ASSIGNMENT: Would you copy only the lines below, beginning with the one that contains "14: 7 8 13 18" and running through the last entry line?

STORED DATA:
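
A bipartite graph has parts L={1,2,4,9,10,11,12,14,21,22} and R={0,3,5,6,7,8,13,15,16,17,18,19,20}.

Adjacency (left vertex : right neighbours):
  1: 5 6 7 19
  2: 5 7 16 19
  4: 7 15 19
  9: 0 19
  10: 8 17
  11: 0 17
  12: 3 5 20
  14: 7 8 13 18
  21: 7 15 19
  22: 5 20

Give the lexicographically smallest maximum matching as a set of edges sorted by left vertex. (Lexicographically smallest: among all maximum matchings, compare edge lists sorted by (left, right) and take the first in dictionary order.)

|M| = 10 (so the lex-smallest maximum matching has 10 edges)
process left vertices in ascending order; for each, take the smallest-labelled available neighbour that still permits 10 edges overall, or leave it unmatched if none does
lex-smallest matching: {1-5, 2-7, 4-15, 9-0, 10-8, 11-17, 12-3, 14-13, 21-19, 22-20}

Lex-smallest maximum matching: {(1,5), (2,7), (4,15), (9,0), (10,8), (11,17), (12,3), (14,13), (21,19), (22,20)}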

SOLUTION:
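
  14: 7 8 13 18
  21: 7 15 19
  22: 5 20

Give the lexicographically smallest maximum matching as a set of edges sorted by left vertex. (Lexicographically smallest: among all maximum matchings, compare edge lists sorted by (left, right) and take the first in dictionary order.)

|M| = 10 (so the lex-smallest maximum matching has 10 edges)
process left vertices in ascending order; for each, take the smallest-labelled available neighbour that still permits 10 edges overall, or leave it unmatched if none does
lex-smallest matching: {1-5, 2-7, 4-15, 9-0, 10-8, 11-17, 12-3, 14-13, 21-19, 22-20}

Lex-smallest maximum matching: {(1,5), (2,7), (4,15), (9,0), (10,8), (11,17), (12,3), (14,13), (21,19), (22,20)}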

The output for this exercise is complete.